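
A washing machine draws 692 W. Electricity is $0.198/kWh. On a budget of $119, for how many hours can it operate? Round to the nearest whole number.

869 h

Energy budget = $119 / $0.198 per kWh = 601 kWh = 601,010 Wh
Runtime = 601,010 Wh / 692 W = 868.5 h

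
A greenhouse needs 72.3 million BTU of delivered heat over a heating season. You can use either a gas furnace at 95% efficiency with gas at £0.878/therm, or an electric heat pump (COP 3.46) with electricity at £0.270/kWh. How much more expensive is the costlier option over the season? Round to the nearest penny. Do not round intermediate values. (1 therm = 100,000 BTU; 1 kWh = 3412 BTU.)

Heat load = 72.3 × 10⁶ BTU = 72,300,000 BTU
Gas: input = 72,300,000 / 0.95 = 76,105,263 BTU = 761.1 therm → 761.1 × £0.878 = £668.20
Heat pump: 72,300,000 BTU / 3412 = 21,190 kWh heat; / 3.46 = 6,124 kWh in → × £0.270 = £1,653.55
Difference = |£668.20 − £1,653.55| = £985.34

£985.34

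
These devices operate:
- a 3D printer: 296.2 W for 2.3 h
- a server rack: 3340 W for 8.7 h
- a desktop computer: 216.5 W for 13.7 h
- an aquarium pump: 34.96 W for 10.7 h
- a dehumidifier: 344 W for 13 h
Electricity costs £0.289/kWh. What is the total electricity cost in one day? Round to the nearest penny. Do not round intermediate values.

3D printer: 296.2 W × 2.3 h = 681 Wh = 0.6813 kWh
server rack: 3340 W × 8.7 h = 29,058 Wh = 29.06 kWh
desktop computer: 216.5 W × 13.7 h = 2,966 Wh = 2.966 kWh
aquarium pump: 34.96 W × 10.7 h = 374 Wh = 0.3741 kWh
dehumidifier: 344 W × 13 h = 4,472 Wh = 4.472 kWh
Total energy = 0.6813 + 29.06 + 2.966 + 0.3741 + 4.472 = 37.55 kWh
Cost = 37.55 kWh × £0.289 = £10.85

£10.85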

....

## What to work on
Set down the entries again, exactly as they stand above.

## Task answer
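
A washing machine draws 692 W. Electricity is $0.198/kWh. On a budget of $119, for how many hours can it operate? Round to the nearest whole number.

869 h

Energy budget = $119 / $0.198 per kWh = 601 kWh = 601,010 Wh
Runtime = 601,010 Wh / 692 W = 868.5 h

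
A greenhouse needs 72.3 million BTU of delivered heat over a heating season. You can use either a gas furnace at 95% efficiency with gas at £0.878/therm, or an electric heat pump (COP 3.46) with electricity at £0.270/kWh. How much more expensive is the costlier option over the season? Round to the nearest penny. Do not round intermediate values. (1 therm = 100,000 BTU; 1 kWh = 3412 BTU.)

Heat load = 72.3 × 10⁶ BTU = 72,300,000 BTU
Gas: input = 72,300,000 / 0.95 = 76,105,263 BTU = 761.1 therm → 761.1 × £0.878 = £668.20
Heat pump: 72,300,000 BTU / 3412 = 21,190 kWh heat; / 3.46 = 6,124 kWh in → × £0.270 = £1,653.55
Difference = |£668.20 − £1,653.55| = £985.34

£985.34

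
These devices operate:
- a 3D printer: 296.2 W for 2.3 h
- a server rack: 3340 W for 8.7 h
- a desktop computer: 216.5 W for 13.7 h
- an aquarium pump: 34.96 W for 10.7 h
- a dehumidifier: 344 W for 13 h
Electricity costs £0.289/kWh. What is the total electricity cost in one day? Round to the nearest penny. Do not round intermediate values.

3D printer: 296.2 W × 2.3 h = 681 Wh = 0.6813 kWh
server rack: 3340 W × 8.7 h = 29,058 Wh = 29.06 kWh
desktop computer: 216.5 W × 13.7 h = 2,966 Wh = 2.966 kWh
aquarium pump: 34.96 W × 10.7 h = 374 Wh = 0.3741 kWh
dehumidifier: 344 W × 13 h = 4,472 Wh = 4.472 kWh
Total energy = 0.6813 + 29.06 + 2.966 + 0.3741 + 4.472 = 37.55 kWh
Cost = 37.55 kWh × £0.289 = £10.85

£10.85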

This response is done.